*** INFORMATION GIVEN ***

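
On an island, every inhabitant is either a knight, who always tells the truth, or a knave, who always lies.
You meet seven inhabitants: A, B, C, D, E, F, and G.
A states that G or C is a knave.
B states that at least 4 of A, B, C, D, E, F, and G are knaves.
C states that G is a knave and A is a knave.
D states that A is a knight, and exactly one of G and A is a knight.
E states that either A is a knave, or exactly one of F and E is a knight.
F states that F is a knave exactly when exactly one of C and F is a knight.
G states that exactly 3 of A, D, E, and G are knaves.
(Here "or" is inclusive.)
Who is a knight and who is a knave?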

*** End of INFORMATION GIVEN ***

Above are some records. Copy each of their lines that holds the string "knight".

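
On an island, every inhabitant is either a knight, who always tells the truth, or a knave, who always lies.
D states that A is a knight, and exactly one of G and A is a knight.
E states that either A is a knave, or exactly one of F and E is a knight.
F states that F is a knave exactly when exactly one of C and F is a knight.
Who is a knight and who is a knave?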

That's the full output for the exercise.